START Record set

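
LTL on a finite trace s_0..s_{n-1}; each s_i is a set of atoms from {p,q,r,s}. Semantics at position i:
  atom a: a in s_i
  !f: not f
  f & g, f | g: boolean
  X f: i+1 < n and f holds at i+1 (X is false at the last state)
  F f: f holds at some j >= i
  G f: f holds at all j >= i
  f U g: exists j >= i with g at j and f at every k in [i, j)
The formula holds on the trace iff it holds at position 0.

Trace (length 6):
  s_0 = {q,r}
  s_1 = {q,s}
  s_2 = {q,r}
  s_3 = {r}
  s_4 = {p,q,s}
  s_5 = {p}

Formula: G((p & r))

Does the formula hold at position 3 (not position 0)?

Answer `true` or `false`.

Answer: false

Derivation:
s_0={q,r}: G((p & r))=False (p & r)=False p=False r=True
s_1={q,s}: G((p & r))=False (p & r)=False p=False r=False
s_2={q,r}: G((p & r))=False (p & r)=False p=False r=True
s_3={r}: G((p & r))=False (p & r)=False p=False r=True
s_4={p,q,s}: G((p & r))=False (p & r)=False p=True r=False
s_5={p}: G((p & r))=False (p & r)=False p=True r=False
Evaluating at position 3: result = False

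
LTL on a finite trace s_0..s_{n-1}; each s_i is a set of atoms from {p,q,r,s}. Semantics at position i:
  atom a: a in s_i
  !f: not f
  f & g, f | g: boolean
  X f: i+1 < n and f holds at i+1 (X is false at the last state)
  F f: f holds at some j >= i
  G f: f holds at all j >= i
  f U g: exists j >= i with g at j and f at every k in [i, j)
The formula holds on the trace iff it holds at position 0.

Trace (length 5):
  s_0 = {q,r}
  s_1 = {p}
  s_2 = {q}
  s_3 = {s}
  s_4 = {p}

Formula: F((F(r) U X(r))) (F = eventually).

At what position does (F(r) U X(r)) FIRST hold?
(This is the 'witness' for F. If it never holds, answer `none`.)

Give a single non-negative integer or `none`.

Answer: none

Derivation:
s_0={q,r}: (F(r) U X(r))=False F(r)=True r=True X(r)=False
s_1={p}: (F(r) U X(r))=False F(r)=False r=False X(r)=False
s_2={q}: (F(r) U X(r))=False F(r)=False r=False X(r)=False
s_3={s}: (F(r) U X(r))=False F(r)=False r=False X(r)=False
s_4={p}: (F(r) U X(r))=False F(r)=False r=False X(r)=False
F((F(r) U X(r))) does not hold (no witness exists).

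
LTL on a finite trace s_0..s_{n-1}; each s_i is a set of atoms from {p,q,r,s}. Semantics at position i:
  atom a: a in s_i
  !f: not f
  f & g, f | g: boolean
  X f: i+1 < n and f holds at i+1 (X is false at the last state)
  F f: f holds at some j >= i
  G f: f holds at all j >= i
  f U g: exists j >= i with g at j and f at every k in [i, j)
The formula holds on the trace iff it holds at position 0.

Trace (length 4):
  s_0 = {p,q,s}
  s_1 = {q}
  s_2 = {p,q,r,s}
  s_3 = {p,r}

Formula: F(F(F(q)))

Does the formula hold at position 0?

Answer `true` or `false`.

Answer: true

Derivation:
s_0={p,q,s}: F(F(F(q)))=True F(F(q))=True F(q)=True q=True
s_1={q}: F(F(F(q)))=True F(F(q))=True F(q)=True q=True
s_2={p,q,r,s}: F(F(F(q)))=True F(F(q))=True F(q)=True q=True
s_3={p,r}: F(F(F(q)))=False F(F(q))=False F(q)=False q=False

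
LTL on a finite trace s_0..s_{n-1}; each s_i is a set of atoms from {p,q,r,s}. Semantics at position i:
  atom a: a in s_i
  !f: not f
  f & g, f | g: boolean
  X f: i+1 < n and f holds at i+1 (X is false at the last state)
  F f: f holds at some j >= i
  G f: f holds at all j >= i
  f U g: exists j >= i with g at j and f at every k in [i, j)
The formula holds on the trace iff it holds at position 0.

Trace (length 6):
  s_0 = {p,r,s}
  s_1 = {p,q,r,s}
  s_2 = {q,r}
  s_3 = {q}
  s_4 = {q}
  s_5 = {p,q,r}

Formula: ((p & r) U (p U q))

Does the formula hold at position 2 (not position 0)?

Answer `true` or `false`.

s_0={p,r,s}: ((p & r) U (p U q))=True (p & r)=True p=True r=True (p U q)=True q=False
s_1={p,q,r,s}: ((p & r) U (p U q))=True (p & r)=True p=True r=True (p U q)=True q=True
s_2={q,r}: ((p & r) U (p U q))=True (p & r)=False p=False r=True (p U q)=True q=True
s_3={q}: ((p & r) U (p U q))=True (p & r)=False p=False r=False (p U q)=True q=True
s_4={q}: ((p & r) U (p U q))=True (p & r)=False p=False r=False (p U q)=True q=True
s_5={p,q,r}: ((p & r) U (p U q))=True (p & r)=True p=True r=True (p U q)=True q=True
Evaluating at position 2: result = True

Answer: true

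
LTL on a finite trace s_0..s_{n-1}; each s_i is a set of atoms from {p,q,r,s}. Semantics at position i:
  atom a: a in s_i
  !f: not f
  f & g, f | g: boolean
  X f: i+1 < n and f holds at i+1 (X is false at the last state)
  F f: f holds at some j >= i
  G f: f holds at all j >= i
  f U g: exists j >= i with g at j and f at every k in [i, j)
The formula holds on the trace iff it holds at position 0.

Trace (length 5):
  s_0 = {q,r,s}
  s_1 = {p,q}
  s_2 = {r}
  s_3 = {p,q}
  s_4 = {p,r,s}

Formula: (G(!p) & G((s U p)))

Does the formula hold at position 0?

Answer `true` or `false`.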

END Record set

#### Directions
Make an exact copy of every line in the data.

#### Task solution
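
LTL on a finite trace s_0..s_{n-1}; each s_i is a set of atoms from {p,q,r,s}. Semantics at position i:
  atom a: a in s_i
  !f: not f
  f & g, f | g: boolean
  X f: i+1 < n and f holds at i+1 (X is false at the last state)
  F f: f holds at some j >= i
  G f: f holds at all j >= i
  f U g: exists j >= i with g at j and f at every k in [i, j)
The formula holds on the trace iff it holds at position 0.

Trace (length 6):
  s_0 = {q,r}
  s_1 = {q,s}
  s_2 = {q,r}
  s_3 = {r}
  s_4 = {p,q,s}
  s_5 = {p}

Formula: G((p & r))

Does the formula hold at position 3 (not position 0)?

Answer `true` or `false`.

Answer: false

Derivation:
s_0={q,r}: G((p & r))=False (p & r)=False p=False r=True
s_1={q,s}: G((p & r))=False (p & r)=False p=False r=False
s_2={q,r}: G((p & r))=False (p & r)=False p=False r=True
s_3={r}: G((p & r))=False (p & r)=False p=False r=True
s_4={p,q,s}: G((p & r))=False (p & r)=False p=True r=False
s_5={p}: G((p & r))=False (p & r)=False p=True r=False
Evaluating at position 3: result = False

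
LTL on a finite trace s_0..s_{n-1}; each s_i is a set of atoms from {p,q,r,s}. Semantics at position i:
  atom a: a in s_i
  !f: not f
  f & g, f | g: boolean
  X f: i+1 < n and f holds at i+1 (X is false at the last state)
  F f: f holds at some j >= i
  G f: f holds at all j >= i
  f U g: exists j >= i with g at j and f at every k in [i, j)
The formula holds on the trace iff it holds at position 0.

Trace (length 5):
  s_0 = {q,r}
  s_1 = {p}
  s_2 = {q}
  s_3 = {s}
  s_4 = {p}

Formula: F((F(r) U X(r))) (F = eventually).

At what position does (F(r) U X(r)) FIRST hold?
(This is the 'witness' for F. If it never holds, answer `none`.)

Give a single non-negative integer or `none`.

Answer: none

Derivation:
s_0={q,r}: (F(r) U X(r))=False F(r)=True r=True X(r)=False
s_1={p}: (F(r) U X(r))=False F(r)=False r=False X(r)=False
s_2={q}: (F(r) U X(r))=False F(r)=False r=False X(r)=False
s_3={s}: (F(r) U X(r))=False F(r)=False r=False X(r)=False
s_4={p}: (F(r) U X(r))=False F(r)=False r=False X(r)=False
F((F(r) U X(r))) does not hold (no witness exists).

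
LTL on a finite trace s_0..s_{n-1}; each s_i is a set of atoms from {p,q,r,s}. Semantics at position i:
  atom a: a in s_i
  !f: not f
  f & g, f | g: boolean
  X f: i+1 < n and f holds at i+1 (X is false at the last state)
  F f: f holds at some j >= i
  G f: f holds at all j >= i
  f U g: exists j >= i with g at j and f at every k in [i, j)
The formula holds on the trace iff it holds at position 0.

Trace (length 4):
  s_0 = {p,q,s}
  s_1 = {q}
  s_2 = {p,q,r,s}
  s_3 = {p,r}

Formula: F(F(F(q)))

Does the formula hold at position 0?

Answer `true` or `false`.

Answer: true

Derivation:
s_0={p,q,s}: F(F(F(q)))=True F(F(q))=True F(q)=True q=True
s_1={q}: F(F(F(q)))=True F(F(q))=True F(q)=True q=True
s_2={p,q,r,s}: F(F(F(q)))=True F(F(q))=True F(q)=True q=True
s_3={p,r}: F(F(F(q)))=False F(F(q))=False F(q)=False q=False

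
LTL on a finite trace s_0..s_{n-1}; each s_i is a set of atoms from {p,q,r,s}. Semantics at position i:
  atom a: a in s_i
  !f: not f
  f & g, f | g: boolean
  X f: i+1 < n and f holds at i+1 (X is false at the last state)
  F f: f holds at some j >= i
  G f: f holds at all j >= i
  f U g: exists j >= i with g at j and f at every k in [i, j)
The formula holds on the trace iff it holds at position 0.

Trace (length 6):
  s_0 = {p,r,s}
  s_1 = {p,q,r,s}
  s_2 = {q,r}
  s_3 = {q}
  s_4 = {q}
  s_5 = {p,q,r}

Formula: ((p & r) U (p U q))

Does the formula hold at position 2 (not position 0)?

Answer `true` or `false`.

s_0={p,r,s}: ((p & r) U (p U q))=True (p & r)=True p=True r=True (p U q)=True q=False
s_1={p,q,r,s}: ((p & r) U (p U q))=True (p & r)=True p=True r=True (p U q)=True q=True
s_2={q,r}: ((p & r) U (p U q))=True (p & r)=False p=False r=True (p U q)=True q=True
s_3={q}: ((p & r) U (p U q))=True (p & r)=False p=False r=False (p U q)=True q=True
s_4={q}: ((p & r) U (p U q))=True (p & r)=False p=False r=False (p U q)=True q=True
s_5={p,q,r}: ((p & r) U (p U q))=True (p & r)=True p=True r=True (p U q)=True q=True
Evaluating at position 2: result = True

Answer: true

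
LTL on a finite trace s_0..s_{n-1}; each s_i is a set of atoms from {p,q,r,s}. Semantics at position i:
  atom a: a in s_i
  !f: not f
  f & g, f | g: boolean
  X f: i+1 < n and f holds at i+1 (X is false at the last state)
  F f: f holds at some j >= i
  G f: f holds at all j >= i
  f U g: exists j >= i with g at j and f at every k in [i, j)
The formula holds on the trace iff it holds at position 0.

Trace (length 5):
  s_0 = {q,r,s}
  s_1 = {p,q}
  s_2 = {r}
  s_3 = {p,q}
  s_4 = {p,r,s}

Formula: (G(!p) & G((s U p)))

Does the formula hold at position 0?

Answer `true` or `false`.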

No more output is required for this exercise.